▸ **Problem to solve**
Copy out all the entries below, word for word.

▸ **Information supplied**

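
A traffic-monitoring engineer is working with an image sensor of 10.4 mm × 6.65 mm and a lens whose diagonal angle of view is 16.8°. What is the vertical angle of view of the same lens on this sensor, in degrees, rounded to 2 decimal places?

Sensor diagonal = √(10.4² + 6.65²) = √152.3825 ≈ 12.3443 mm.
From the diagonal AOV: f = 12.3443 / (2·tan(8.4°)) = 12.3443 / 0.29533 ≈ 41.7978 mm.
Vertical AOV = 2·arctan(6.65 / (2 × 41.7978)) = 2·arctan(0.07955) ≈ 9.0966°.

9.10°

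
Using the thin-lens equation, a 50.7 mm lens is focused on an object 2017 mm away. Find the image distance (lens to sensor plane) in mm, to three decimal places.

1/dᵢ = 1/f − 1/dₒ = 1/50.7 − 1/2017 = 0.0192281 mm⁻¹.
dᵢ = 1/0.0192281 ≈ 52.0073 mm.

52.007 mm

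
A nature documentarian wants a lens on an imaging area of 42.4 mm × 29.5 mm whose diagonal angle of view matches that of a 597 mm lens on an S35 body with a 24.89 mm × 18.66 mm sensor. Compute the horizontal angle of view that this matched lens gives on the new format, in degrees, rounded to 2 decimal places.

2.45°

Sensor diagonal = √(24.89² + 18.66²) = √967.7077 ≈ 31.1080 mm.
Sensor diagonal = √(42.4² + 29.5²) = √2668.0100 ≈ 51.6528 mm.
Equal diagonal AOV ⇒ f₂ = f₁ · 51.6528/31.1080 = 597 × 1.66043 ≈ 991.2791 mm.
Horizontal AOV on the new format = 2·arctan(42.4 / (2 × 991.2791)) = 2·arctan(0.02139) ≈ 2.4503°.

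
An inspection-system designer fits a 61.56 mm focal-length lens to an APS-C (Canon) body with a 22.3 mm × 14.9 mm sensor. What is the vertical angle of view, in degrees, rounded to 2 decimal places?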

▸ **Response below**
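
A traffic-monitoring engineer is working with an image sensor of 10.4 mm × 6.65 mm and a lens whose diagonal angle of view is 16.8°. What is the vertical angle of view of the same lens on this sensor, in degrees, rounded to 2 decimal places?

Sensor diagonal = √(10.4² + 6.65²) = √152.3825 ≈ 12.3443 mm.
From the diagonal AOV: f = 12.3443 / (2·tan(8.4°)) = 12.3443 / 0.29533 ≈ 41.7978 mm.
Vertical AOV = 2·arctan(6.65 / (2 × 41.7978)) = 2·arctan(0.07955) ≈ 9.0966°.

9.10°

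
Using the thin-lens equation, a 50.7 mm lens is focused on an object 2017 mm away. Find the image distance (lens to sensor plane) in mm, to three decimal places.

1/dᵢ = 1/f − 1/dₒ = 1/50.7 − 1/2017 = 0.0192281 mm⁻¹.
dᵢ = 1/0.0192281 ≈ 52.0073 mm.

52.007 mm

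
A nature documentarian wants a lens on an imaging area of 42.4 mm × 29.5 mm whose diagonal angle of view matches that of a 597 mm lens on an S35 body with a 24.89 mm × 18.66 mm sensor. Compute the horizontal angle of view that this matched lens gives on the new format, in degrees, rounded to 2 decimal places.

2.45°

Sensor diagonal = √(24.89² + 18.66²) = √967.7077 ≈ 31.1080 mm.
Sensor diagonal = √(42.4² + 29.5²) = √2668.0100 ≈ 51.6528 mm.
Equal diagonal AOV ⇒ f₂ = f₁ · 51.6528/31.1080 = 597 × 1.66043 ≈ 991.2791 mm.
Horizontal AOV on the new format = 2·arctan(42.4 / (2 × 991.2791)) = 2·arctan(0.02139) ≈ 2.4503°.

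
An inspection-system designer fits a 61.56 mm focal-length lens to an APS-C (Canon) body with a 22.3 mm × 14.9 mm sensor. What is the vertical angle of view, in degrees, rounded to 2 decimal places?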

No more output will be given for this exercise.